Of the material below, only the lines from the line containing "1. -2x - 3y - 3z = -14" down to the line containing "1. -3x - 2y = 18" belong in the answer, written out exactly.
[[ Dataset entries, beginning ]]
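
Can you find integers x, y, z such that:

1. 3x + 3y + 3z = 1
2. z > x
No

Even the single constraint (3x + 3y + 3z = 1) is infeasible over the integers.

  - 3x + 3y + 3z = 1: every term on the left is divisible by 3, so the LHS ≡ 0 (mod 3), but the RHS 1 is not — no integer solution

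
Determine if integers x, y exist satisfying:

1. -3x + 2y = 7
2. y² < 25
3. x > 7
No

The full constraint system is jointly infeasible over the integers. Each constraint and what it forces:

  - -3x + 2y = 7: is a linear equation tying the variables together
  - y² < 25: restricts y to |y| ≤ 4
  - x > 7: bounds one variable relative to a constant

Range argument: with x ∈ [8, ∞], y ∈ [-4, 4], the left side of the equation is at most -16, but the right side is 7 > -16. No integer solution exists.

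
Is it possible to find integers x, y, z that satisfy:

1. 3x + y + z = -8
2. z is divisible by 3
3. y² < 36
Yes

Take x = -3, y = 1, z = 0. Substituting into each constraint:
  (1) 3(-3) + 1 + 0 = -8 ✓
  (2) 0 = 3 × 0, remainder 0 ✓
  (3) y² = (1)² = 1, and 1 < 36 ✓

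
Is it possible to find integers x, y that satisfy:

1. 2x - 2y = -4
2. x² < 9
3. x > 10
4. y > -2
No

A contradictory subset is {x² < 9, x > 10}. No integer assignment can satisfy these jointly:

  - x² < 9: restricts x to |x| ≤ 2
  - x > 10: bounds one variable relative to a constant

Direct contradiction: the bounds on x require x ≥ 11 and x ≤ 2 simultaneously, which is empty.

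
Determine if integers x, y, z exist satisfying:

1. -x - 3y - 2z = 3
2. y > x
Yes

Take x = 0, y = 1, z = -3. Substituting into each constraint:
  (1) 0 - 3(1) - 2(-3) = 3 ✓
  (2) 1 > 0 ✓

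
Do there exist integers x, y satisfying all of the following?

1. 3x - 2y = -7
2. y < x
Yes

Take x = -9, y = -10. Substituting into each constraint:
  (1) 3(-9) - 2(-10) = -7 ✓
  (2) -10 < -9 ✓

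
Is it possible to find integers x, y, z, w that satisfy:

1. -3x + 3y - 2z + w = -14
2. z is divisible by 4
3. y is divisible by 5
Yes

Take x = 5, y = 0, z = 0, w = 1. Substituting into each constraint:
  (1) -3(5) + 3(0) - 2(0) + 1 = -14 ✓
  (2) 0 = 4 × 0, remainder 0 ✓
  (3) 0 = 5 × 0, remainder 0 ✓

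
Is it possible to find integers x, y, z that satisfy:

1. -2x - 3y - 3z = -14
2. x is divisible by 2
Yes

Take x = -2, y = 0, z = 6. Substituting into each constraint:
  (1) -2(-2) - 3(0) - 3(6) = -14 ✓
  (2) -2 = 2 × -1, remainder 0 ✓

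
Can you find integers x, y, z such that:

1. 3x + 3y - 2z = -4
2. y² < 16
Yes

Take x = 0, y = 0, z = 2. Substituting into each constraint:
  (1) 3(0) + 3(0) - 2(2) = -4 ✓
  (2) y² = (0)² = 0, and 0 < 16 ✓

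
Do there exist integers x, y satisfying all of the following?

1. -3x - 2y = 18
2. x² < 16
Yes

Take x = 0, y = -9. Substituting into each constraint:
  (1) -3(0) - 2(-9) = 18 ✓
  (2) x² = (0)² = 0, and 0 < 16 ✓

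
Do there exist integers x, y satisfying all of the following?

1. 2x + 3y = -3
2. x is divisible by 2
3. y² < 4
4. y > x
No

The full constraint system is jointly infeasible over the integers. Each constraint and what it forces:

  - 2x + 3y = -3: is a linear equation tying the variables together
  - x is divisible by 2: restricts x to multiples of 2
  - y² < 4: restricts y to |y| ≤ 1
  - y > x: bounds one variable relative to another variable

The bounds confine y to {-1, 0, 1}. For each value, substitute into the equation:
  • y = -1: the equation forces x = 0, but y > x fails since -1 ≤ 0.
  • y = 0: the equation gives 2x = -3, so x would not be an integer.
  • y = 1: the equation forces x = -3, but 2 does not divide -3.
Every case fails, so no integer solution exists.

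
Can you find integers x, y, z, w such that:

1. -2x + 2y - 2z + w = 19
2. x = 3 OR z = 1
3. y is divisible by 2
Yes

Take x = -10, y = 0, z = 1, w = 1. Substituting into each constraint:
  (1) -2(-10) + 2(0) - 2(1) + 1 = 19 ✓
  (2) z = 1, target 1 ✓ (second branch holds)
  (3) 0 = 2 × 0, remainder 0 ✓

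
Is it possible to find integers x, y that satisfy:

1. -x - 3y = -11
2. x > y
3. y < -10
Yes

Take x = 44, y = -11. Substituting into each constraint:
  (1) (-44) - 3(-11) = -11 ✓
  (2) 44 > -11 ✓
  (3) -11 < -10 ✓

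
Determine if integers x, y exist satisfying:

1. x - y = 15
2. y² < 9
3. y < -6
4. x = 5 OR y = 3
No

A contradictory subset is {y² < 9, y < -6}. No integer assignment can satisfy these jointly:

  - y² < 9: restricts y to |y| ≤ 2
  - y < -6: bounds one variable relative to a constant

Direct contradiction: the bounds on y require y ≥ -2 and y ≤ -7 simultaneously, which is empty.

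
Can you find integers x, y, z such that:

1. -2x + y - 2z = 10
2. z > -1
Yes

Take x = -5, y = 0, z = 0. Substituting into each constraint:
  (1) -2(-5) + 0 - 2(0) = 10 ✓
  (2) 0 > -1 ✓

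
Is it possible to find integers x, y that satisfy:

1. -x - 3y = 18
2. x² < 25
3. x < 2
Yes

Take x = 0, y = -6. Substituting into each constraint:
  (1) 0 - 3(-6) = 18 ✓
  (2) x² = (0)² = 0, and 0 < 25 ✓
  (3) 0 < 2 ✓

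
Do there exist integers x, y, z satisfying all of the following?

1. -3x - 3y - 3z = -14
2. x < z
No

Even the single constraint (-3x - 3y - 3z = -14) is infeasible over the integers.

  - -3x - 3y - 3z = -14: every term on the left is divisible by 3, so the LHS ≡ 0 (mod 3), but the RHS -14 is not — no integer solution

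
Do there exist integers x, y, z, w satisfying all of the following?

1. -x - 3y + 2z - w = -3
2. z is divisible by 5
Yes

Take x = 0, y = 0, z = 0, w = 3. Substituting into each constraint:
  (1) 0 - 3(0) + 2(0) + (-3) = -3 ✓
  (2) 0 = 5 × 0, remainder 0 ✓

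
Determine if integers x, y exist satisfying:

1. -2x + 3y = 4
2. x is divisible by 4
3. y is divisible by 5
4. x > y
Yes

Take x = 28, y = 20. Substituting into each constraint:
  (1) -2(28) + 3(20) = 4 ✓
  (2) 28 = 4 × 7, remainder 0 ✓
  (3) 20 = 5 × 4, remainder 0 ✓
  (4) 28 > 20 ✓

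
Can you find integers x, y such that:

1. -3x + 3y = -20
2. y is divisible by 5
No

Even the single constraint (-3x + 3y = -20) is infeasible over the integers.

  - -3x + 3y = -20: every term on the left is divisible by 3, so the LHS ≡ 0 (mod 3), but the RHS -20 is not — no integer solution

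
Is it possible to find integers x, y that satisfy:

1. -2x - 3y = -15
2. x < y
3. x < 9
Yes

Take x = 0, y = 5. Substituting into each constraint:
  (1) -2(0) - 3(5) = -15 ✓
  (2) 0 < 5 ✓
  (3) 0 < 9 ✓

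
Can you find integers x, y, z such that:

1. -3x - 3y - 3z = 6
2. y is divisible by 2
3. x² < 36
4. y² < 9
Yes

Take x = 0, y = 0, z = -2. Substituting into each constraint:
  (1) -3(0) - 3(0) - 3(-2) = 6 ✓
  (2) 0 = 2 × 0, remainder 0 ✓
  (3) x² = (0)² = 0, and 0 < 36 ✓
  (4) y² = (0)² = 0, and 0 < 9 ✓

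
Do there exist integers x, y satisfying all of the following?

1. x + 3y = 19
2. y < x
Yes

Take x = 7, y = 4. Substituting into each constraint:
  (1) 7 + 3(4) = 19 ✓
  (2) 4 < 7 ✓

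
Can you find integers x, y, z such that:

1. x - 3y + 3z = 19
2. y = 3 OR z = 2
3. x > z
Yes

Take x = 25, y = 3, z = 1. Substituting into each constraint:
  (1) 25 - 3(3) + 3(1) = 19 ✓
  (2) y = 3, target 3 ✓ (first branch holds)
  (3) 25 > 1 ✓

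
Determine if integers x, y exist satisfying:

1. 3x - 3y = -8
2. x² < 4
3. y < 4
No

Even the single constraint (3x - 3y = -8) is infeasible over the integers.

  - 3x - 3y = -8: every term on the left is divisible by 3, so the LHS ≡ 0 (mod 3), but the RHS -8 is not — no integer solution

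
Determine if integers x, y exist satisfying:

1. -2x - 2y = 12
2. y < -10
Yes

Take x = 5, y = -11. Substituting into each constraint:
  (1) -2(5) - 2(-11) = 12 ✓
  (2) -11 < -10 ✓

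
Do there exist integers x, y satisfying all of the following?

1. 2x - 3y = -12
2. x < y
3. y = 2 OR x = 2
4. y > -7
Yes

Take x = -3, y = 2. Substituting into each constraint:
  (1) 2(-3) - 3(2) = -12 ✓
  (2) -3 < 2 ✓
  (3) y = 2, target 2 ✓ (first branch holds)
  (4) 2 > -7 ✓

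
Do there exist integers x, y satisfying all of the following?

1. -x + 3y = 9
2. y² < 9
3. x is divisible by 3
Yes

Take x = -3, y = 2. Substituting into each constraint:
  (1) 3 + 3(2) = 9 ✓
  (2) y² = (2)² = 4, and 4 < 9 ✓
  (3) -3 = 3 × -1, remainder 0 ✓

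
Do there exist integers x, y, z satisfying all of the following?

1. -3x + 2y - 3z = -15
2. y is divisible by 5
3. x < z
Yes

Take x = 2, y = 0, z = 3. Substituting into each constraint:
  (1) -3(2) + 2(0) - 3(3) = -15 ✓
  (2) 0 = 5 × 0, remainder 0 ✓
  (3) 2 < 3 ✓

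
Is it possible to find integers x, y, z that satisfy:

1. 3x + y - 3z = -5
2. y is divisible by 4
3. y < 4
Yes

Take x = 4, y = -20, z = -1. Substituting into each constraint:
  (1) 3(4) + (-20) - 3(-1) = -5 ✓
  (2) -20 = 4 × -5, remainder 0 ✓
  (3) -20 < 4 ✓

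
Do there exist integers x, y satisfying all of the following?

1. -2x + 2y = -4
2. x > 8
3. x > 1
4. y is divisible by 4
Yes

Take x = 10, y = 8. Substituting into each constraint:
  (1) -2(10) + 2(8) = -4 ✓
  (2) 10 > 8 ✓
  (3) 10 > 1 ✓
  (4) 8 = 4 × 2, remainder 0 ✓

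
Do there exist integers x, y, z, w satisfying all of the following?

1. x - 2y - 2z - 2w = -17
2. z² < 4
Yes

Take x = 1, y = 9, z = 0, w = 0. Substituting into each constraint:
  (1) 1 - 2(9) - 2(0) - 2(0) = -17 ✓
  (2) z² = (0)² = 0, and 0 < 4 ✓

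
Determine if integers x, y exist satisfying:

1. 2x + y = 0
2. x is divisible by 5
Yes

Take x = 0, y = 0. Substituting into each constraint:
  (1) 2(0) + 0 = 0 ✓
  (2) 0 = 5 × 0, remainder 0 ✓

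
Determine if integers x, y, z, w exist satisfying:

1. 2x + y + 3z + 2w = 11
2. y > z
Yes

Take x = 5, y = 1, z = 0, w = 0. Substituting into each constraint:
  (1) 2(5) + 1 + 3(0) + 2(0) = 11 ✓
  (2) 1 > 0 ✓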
[[ Dataset entries, end ]]
[[ Dataset entries, beginning ]]
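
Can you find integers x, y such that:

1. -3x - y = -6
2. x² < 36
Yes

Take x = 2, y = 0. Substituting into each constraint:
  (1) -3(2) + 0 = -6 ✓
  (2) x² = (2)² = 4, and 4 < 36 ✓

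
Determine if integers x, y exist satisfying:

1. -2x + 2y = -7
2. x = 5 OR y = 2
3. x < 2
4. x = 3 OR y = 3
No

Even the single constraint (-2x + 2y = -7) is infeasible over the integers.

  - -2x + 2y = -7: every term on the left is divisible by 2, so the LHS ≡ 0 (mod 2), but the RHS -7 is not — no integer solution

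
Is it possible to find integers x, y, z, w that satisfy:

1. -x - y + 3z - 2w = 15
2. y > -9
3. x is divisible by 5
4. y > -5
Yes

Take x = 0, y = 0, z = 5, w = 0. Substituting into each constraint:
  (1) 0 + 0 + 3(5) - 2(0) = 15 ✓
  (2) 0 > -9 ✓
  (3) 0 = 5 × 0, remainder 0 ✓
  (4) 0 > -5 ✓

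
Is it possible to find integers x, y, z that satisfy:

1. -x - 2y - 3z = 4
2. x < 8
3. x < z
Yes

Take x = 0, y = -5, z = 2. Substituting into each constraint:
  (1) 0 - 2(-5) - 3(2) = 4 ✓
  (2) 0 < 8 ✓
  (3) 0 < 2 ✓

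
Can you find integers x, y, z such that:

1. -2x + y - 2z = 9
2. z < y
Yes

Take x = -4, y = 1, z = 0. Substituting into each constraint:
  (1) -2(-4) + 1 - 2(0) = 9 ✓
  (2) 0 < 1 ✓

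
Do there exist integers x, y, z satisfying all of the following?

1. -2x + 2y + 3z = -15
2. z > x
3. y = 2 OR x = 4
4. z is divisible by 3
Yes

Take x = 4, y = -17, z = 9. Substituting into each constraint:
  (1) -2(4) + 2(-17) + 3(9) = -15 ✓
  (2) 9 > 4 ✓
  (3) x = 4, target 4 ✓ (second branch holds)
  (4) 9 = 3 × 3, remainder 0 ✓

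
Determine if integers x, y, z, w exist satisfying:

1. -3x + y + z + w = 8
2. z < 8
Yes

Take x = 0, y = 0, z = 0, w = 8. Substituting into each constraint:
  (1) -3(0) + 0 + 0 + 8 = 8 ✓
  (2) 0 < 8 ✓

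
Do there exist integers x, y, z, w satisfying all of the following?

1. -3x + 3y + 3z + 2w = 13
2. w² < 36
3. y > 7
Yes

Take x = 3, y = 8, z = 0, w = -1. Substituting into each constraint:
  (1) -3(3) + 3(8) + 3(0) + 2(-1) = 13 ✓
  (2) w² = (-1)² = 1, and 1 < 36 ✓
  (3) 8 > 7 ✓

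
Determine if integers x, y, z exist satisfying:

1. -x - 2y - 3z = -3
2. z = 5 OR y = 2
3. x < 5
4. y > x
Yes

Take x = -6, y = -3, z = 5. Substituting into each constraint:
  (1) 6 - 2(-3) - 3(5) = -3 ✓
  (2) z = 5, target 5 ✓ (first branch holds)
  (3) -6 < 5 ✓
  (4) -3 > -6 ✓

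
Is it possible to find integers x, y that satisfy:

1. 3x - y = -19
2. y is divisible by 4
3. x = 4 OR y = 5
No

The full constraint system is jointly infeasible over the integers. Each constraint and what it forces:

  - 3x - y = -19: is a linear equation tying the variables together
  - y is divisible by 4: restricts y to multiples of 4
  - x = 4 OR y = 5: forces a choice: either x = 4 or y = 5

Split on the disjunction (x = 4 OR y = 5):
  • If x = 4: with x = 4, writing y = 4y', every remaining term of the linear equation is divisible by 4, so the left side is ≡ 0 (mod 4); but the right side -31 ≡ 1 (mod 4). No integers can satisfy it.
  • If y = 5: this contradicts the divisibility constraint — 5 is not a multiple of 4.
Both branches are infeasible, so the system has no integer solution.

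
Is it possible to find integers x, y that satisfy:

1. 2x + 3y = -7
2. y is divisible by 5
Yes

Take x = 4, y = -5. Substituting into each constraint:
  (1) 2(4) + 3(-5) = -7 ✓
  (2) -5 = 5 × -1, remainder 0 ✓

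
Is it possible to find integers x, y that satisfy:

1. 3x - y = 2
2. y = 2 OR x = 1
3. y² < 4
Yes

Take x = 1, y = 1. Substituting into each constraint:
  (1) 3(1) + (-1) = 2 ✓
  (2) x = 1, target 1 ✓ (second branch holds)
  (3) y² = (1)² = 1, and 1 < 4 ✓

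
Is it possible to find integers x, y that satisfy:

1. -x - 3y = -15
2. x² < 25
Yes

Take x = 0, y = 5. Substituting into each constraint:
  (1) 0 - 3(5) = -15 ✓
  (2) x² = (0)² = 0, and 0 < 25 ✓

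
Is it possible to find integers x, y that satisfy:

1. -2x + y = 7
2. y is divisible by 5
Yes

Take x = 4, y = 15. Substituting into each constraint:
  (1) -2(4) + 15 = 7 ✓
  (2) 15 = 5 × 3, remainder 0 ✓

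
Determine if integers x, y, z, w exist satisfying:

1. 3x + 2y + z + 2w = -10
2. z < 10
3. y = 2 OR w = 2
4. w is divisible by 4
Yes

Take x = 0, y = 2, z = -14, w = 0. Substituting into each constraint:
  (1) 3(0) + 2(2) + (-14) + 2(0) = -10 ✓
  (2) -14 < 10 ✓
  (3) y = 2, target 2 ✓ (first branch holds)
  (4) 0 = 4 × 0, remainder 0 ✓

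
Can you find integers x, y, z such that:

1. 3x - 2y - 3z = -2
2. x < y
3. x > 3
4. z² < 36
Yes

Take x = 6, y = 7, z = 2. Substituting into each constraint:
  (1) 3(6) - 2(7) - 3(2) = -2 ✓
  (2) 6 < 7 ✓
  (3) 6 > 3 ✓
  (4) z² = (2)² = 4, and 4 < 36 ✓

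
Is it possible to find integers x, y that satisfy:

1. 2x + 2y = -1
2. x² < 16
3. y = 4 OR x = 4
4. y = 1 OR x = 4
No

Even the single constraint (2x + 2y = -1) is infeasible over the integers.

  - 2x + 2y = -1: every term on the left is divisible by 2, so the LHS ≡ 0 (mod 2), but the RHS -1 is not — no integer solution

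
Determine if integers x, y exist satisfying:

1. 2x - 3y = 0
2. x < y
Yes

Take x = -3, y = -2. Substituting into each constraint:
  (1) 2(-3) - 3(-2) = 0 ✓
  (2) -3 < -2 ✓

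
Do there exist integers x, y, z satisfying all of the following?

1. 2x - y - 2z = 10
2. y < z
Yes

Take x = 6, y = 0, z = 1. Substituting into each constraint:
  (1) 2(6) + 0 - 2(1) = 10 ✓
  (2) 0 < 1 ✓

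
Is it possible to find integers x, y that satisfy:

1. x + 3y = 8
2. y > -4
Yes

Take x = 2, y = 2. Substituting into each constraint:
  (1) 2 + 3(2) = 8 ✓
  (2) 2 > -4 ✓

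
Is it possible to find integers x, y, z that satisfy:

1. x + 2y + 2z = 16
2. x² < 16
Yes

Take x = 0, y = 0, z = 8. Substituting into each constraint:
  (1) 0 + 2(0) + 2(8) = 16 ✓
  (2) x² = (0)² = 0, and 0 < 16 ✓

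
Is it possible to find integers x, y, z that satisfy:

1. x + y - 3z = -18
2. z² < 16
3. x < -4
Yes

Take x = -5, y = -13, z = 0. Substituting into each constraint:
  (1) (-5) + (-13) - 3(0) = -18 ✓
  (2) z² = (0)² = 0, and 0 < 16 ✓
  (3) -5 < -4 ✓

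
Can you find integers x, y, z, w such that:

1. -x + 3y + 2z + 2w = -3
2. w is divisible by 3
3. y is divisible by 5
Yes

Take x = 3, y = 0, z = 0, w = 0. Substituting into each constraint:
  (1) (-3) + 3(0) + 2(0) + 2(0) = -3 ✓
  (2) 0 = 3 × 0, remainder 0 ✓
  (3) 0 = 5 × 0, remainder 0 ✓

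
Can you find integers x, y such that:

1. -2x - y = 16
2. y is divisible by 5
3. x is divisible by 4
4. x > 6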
[[ Dataset entries, end ]]
**Task output:**
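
1. -2x - 3y - 3z = -14
2. x is divisible by 2
Yes

Take x = -2, y = 0, z = 6. Substituting into each constraint:
  (1) -2(-2) - 3(0) - 3(6) = -14 ✓
  (2) -2 = 2 × -1, remainder 0 ✓

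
Can you find integers x, y, z such that:

1. 3x + 3y - 2z = -4
2. y² < 16
Yes

Take x = 0, y = 0, z = 2. Substituting into each constraint:
  (1) 3(0) + 3(0) - 2(2) = -4 ✓
  (2) y² = (0)² = 0, and 0 < 16 ✓

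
Do there exist integers x, y satisfying all of the following?

1. -3x - 2y = 18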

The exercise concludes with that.